_PROBLEM REQUIREMENTS:_
Pull every line that holds the word "parallel" from the entries.

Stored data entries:
+-------+

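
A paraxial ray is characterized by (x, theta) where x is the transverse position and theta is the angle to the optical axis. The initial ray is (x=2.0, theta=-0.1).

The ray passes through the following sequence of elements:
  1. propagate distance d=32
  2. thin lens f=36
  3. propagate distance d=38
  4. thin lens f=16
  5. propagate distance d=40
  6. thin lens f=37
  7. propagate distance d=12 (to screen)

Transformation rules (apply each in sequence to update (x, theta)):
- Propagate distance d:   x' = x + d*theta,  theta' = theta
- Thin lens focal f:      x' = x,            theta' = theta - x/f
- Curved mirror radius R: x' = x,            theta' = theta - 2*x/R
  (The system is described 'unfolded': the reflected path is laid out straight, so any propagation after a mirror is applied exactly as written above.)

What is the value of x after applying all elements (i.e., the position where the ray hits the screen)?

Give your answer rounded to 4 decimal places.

Answer: 3.9820

Derivation:
Initial: x=2.0000 theta=-0.1000
After 1 (propagate distance d=32): x=-1.2000 theta=-0.1000
After 2 (thin lens f=36): x=-1.2000 theta=-1/15 (≈-0.0667)
After 3 (propagate distance d=38): x=-56/15 (≈-3.7333) theta=-1/15 (≈-0.0667)
After 4 (thin lens f=16): x=-56/15 (≈-3.7333) theta=1/6 (≈0.1667)
After 5 (propagate distance d=40): x=44/15 (≈2.9333) theta=1/6 (≈0.1667)
After 6 (thin lens f=37): x=44/15 (≈2.9333) theta=97/1110 (≈0.0874)
After 7 (propagate distance d=12 (to screen)): x=442/111 (≈3.9820) theta=97/1110 (≈0.0874)
Rounded to 4 decimal places: x = 3.9820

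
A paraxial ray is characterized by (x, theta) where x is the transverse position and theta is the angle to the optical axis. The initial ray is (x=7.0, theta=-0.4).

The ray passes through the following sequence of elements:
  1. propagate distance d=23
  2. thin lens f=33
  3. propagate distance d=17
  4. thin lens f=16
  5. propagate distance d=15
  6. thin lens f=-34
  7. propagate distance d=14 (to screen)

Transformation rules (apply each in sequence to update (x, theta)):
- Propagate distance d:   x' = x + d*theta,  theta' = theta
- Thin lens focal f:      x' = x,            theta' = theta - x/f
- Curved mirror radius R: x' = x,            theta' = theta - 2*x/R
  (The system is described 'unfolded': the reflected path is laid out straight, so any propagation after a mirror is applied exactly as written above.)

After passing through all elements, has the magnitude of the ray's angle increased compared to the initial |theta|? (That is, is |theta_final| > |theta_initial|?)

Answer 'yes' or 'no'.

Answer: no

Derivation:
Initial: x=7.0000 theta=-0.4000
After 1 (propagate distance d=23): x=-2.2000 theta=-0.4000
After 2 (thin lens f=33): x=-2.2000 theta=-1/3 (≈-0.3333)
After 3 (propagate distance d=17): x=-118/15 (≈-7.8667) theta=-1/3 (≈-0.3333)
After 4 (thin lens f=16): x=-118/15 (≈-7.8667) theta=19/120 (≈0.1583)
After 5 (propagate distance d=15): x=-659/120 (≈-5.4917) theta=19/120 (≈0.1583)
After 6 (thin lens f=-34): x=-659/120 (≈-5.4917) theta=-13/4080 (≈-0.0032)
After 7 (propagate distance d=14 (to screen)): x=-5647/1020 (≈-5.5363) theta=-13/4080 (≈-0.0032)
|theta_initial|=0.4000 |theta_final|=13/4080 (≈0.0032) -> not increased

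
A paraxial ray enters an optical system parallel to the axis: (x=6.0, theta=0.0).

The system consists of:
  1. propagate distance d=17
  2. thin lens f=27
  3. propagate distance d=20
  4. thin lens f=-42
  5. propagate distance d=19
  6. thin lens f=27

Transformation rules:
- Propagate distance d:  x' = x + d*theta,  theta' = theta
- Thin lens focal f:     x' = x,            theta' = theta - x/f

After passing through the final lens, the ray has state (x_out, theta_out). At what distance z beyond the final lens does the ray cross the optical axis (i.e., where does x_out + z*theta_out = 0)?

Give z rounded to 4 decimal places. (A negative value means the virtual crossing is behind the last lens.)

Initial: x=6.0000 theta=0.0000
After 1 (propagate distance d=17): x=6.0000 theta=0.0000
After 2 (thin lens f=27): x=6.0000 theta=-2/9 (≈-0.2222)
After 3 (propagate distance d=20): x=14/9 (≈1.5556) theta=-2/9 (≈-0.2222)
After 4 (thin lens f=-42): x=14/9 (≈1.5556) theta=-5/27 (≈-0.1852)
After 5 (propagate distance d=19): x=-53/27 (≈-1.9630) theta=-5/27 (≈-0.1852)
After 6 (thin lens f=27): x=-53/27 (≈-1.9630) theta=-82/729 (≈-0.1125)
z_focus = -x_out/theta_out = -(-53/27)/(-82/729) = -1431/82 ≈ -17.4512
Rounded to 4 decimal places: z = -17.4512

Answer: -17.4512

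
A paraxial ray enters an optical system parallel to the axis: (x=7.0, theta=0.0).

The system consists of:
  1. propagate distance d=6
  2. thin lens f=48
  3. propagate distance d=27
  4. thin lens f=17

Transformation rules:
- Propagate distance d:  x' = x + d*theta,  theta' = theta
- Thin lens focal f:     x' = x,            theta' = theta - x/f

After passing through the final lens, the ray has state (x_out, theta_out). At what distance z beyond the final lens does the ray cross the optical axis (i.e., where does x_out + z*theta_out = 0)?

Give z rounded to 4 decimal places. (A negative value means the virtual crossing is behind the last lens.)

Answer: 9.3947

Derivation:
Initial: x=7.0000 theta=0.0000
After 1 (propagate distance d=6): x=7.0000 theta=0.0000
After 2 (thin lens f=48): x=7.0000 theta=-7/48 (≈-0.1458)
After 3 (propagate distance d=27): x=3.0625 theta=-7/48 (≈-0.1458)
After 4 (thin lens f=17): x=3.0625 theta=-133/408 (≈-0.3260)
z_focus = -x_out/theta_out = -(3.0625)/(-133/408) = 357/38 ≈ 9.3947
Rounded to 4 decimal places: z = 9.3947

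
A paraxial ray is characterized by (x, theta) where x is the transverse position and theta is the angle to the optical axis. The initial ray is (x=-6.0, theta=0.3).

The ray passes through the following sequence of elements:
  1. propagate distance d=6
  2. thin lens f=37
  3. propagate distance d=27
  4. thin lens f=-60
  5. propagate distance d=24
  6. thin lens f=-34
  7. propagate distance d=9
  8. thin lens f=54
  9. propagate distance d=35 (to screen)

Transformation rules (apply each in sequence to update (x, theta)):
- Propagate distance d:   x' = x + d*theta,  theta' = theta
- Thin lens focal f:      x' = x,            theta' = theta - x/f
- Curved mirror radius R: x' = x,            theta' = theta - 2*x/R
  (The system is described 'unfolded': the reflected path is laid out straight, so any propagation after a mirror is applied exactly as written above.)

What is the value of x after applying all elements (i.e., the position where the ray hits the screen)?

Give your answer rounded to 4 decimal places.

Initial: x=-6.0000 theta=0.3000
After 1 (propagate distance d=6): x=-4.2000 theta=0.3000
After 2 (thin lens f=37): x=-4.2000 theta=153/370 (≈0.4135)
After 3 (propagate distance d=27): x=2577/370 (≈6.9649) theta=153/370 (≈0.4135)
After 4 (thin lens f=-60): x=2577/370 (≈6.9649) theta=3919/7400 (≈0.5296)
After 5 (propagate distance d=24): x=36399/1850 (≈19.6751) theta=3919/7400 (≈0.5296)
After 6 (thin lens f=-34): x=36399/1850 (≈19.6751) theta=139421/125800 (≈1.1083)
After 7 (propagate distance d=9): x=3729921/125800 (≈29.6496) theta=139421/125800 (≈1.1083)
After 8 (thin lens f=54): x=3729921/125800 (≈29.6496) theta=1266271/2264400 (≈0.5592)
After 9 (propagate distance d=35 (to screen)): x=111458063/2264400 (≈49.2219) theta=1266271/2264400 (≈0.5592)
Rounded to 4 decimal places: x = 49.2219

Answer: 49.2219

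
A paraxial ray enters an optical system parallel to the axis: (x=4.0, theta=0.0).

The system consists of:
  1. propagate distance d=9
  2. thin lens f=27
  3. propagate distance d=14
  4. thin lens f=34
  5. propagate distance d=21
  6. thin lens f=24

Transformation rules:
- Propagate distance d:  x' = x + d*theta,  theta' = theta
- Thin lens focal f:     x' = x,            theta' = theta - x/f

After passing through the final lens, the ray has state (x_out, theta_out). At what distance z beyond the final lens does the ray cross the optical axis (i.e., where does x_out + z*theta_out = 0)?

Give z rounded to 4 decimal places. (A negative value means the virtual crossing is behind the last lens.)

Answer: -22.4357

Derivation:
Initial: x=4.0000 theta=0.0000
After 1 (propagate distance d=9): x=4.0000 theta=0.0000
After 2 (thin lens f=27): x=4.0000 theta=-4/27 (≈-0.1481)
After 3 (propagate distance d=14): x=52/27 (≈1.9259) theta=-4/27 (≈-0.1481)
After 4 (thin lens f=34): x=52/27 (≈1.9259) theta=-94/459 (≈-0.2048)
After 5 (propagate distance d=21): x=-1090/459 (≈-2.3747) theta=-94/459 (≈-0.2048)
After 6 (thin lens f=24): x=-1090/459 (≈-2.3747) theta=-583/5508 (≈-0.1058)
z_focus = -x_out/theta_out = -(-1090/459)/(-583/5508) = -13080/583 ≈ -22.4357
Rounded to 4 decimal places: z = -22.4357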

+-------+

_REPLY TO THE TASK:_
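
A paraxial ray enters an optical system parallel to the axis: (x=6.0, theta=0.0).
A paraxial ray enters an optical system parallel to the axis: (x=7.0, theta=0.0).
A paraxial ray enters an optical system parallel to the axis: (x=4.0, theta=0.0).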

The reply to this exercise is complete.